[[ Data provided, beginning ]]
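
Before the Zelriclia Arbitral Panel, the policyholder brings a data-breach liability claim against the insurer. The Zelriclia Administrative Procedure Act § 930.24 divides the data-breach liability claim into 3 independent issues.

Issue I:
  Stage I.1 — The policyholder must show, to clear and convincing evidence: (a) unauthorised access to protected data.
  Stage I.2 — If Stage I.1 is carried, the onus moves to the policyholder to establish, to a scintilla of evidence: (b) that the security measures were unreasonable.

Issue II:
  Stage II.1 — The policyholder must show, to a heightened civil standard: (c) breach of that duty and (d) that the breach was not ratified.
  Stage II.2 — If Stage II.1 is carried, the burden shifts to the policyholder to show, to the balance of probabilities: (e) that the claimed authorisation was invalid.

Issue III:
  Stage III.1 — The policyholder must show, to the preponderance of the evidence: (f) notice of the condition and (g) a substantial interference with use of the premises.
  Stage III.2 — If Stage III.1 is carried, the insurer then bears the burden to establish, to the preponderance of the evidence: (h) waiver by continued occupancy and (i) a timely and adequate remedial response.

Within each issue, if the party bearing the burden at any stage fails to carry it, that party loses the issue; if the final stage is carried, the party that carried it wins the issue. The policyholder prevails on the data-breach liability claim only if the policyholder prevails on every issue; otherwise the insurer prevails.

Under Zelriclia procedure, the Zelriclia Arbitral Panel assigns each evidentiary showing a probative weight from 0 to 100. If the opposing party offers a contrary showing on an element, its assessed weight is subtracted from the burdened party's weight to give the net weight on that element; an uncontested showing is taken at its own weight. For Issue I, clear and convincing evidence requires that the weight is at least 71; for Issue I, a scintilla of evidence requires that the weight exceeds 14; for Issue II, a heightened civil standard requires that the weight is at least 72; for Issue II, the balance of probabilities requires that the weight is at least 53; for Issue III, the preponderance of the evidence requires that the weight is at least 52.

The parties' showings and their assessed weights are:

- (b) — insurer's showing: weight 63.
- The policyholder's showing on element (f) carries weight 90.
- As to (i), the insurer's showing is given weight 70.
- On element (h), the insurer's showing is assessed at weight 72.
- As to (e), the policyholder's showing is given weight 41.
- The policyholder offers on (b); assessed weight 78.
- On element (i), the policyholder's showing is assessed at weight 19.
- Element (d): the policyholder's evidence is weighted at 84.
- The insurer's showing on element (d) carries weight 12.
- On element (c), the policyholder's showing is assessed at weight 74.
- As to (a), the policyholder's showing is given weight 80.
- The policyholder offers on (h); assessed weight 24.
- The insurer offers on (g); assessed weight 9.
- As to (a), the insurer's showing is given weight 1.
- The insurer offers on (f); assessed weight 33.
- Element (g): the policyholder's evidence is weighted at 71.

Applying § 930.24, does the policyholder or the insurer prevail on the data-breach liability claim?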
[[ Data provided, end ]]
● Assignment
Look through the entries above; copy every line holding the string "that".

● Reply
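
  Stage I.2 — If Stage I.1 is carried, the onus moves to the policyholder to establish, to a scintilla of evidence: (b) that the security measures were unreasonable.
  Stage II.1 — The policyholder must show, to a heightened civil standard: (c) breach of that duty and (d) that the breach was not ratified.
  Stage II.2 — If Stage II.1 is carried, the burden shifts to the policyholder to show, to the balance of probabilities: (e) that the claimed authorisation was invalid.
Within each issue, if the party bearing the burden at any stage fails to carry it, that party loses the issue; if the final stage is carried, the party that carried it wins the issue. The policyholder prevails on the data-breach liability claim only if the policyholder prevails on every issue; otherwise the insurer prevails.
Under Zelriclia procedure, the Zelriclia Arbitral Panel assigns each evidentiary showing a probative weight from 0 to 100. If the opposing party offers a contrary showing on an element, its assessed weight is subtracted from the burdened party's weight to give the net weight on that element; an uncontested showing is taken at its own weight. For Issue I, clear and convincing evidence requires that the weight is at least 71; for Issue I, a scintilla of evidence requires that the weight exceeds 14; for Issue II, a heightened civil standard requires that the weight is at least 72; for Issue II, the balance of probabilities requires that the weight is at least 53; for Issue III, the preponderance of the evidence requires that the weight is at least 52.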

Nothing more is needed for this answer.